(Records from a data source)
▽
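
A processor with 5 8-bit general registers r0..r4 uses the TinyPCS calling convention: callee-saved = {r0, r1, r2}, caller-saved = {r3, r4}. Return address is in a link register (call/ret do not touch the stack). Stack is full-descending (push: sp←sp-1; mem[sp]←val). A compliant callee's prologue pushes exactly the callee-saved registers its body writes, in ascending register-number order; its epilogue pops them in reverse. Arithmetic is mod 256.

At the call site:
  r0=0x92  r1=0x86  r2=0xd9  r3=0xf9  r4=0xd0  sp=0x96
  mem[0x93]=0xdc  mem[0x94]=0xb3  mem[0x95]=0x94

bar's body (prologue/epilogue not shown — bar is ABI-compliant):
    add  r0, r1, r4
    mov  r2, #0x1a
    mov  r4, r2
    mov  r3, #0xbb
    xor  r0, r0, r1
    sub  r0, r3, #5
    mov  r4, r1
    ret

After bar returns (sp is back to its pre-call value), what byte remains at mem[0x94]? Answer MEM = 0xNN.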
△
What to produce: All entries are to be retyped with no difference from the original.

Response to this exercise:
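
A processor with 5 8-bit general registers r0..r4 uses the TinyPCS calling convention: callee-saved = {r0, r1, r2}, caller-saved = {r3, r4}. Return address is in a link register (call/ret do not touch the stack). Stack is full-descending (push: sp←sp-1; mem[sp]←val). A compliant callee's prologue pushes exactly the callee-saved registers its body writes, in ascending register-number order; its epilogue pops them in reverse. Arithmetic is mod 256.

At the call site:
  r0=0x92  r1=0x86  r2=0xd9  r3=0xf9  r4=0xd0  sp=0x96
  mem[0x93]=0xdc  mem[0x94]=0xb3  mem[0x95]=0x94

bar's body (prologue/epilogue not shown — bar is ABI-compliant):
    add  r0, r1, r4
    mov  r2, #0x1a
    mov  r4, r2
    mov  r3, #0xbb
    xor  r0, r0, r1
    sub  r0, r3, #5
    mov  r4, r1
    ret

After bar returns (sp is back to its pre-call value), what byte remains at mem[0x94]? Answer MEM = 0xNN.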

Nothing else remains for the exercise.